Records supplied section start

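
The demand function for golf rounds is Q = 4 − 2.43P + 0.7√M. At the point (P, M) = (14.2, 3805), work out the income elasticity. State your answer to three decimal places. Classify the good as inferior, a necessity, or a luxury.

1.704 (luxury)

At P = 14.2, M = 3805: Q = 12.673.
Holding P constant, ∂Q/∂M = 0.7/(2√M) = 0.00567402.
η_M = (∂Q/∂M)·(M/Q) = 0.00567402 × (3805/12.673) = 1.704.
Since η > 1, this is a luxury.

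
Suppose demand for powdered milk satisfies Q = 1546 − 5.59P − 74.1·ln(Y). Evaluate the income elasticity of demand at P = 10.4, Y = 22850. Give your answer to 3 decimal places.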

Records supplied section end
Records supplied section start

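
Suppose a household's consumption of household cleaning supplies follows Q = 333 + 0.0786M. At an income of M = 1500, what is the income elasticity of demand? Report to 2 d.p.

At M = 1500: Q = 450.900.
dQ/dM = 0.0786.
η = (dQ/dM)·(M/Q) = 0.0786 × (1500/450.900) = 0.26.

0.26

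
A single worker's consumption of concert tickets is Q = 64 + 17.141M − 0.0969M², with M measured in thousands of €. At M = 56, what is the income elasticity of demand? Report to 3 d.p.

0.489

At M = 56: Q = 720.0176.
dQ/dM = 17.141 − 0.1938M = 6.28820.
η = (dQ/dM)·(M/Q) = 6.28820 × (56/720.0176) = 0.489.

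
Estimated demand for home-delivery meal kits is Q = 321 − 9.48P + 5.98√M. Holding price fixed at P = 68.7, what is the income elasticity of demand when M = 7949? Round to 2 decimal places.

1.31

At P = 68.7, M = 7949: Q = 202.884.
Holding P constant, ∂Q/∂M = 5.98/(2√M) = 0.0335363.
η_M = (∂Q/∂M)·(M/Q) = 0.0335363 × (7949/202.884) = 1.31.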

Records supplied section end

**Task**
Copy verbatim, from the listing above, each line from the one containing "The demand function" down to the one containing "Suppose demand for", inclusive.

**Task output**
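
The demand function for golf rounds is Q = 4 − 2.43P + 0.7√M. At the point (P, M) = (14.2, 3805), work out the income elasticity. State your answer to three decimal places. Classify the good as inferior, a necessity, or a luxury.

1.704 (luxury)

At P = 14.2, M = 3805: Q = 12.673.
Holding P constant, ∂Q/∂M = 0.7/(2√M) = 0.00567402.
η_M = (∂Q/∂M)·(M/Q) = 0.00567402 × (3805/12.673) = 1.704.
Since η > 1, this is a luxury.

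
Suppose demand for powdered milk satisfies Q = 1546 − 5.59P − 74.1·ln(Y). Evaluate the income elasticity of demand at P = 10.4, Y = 22850. Give your answer to 3 decimal places.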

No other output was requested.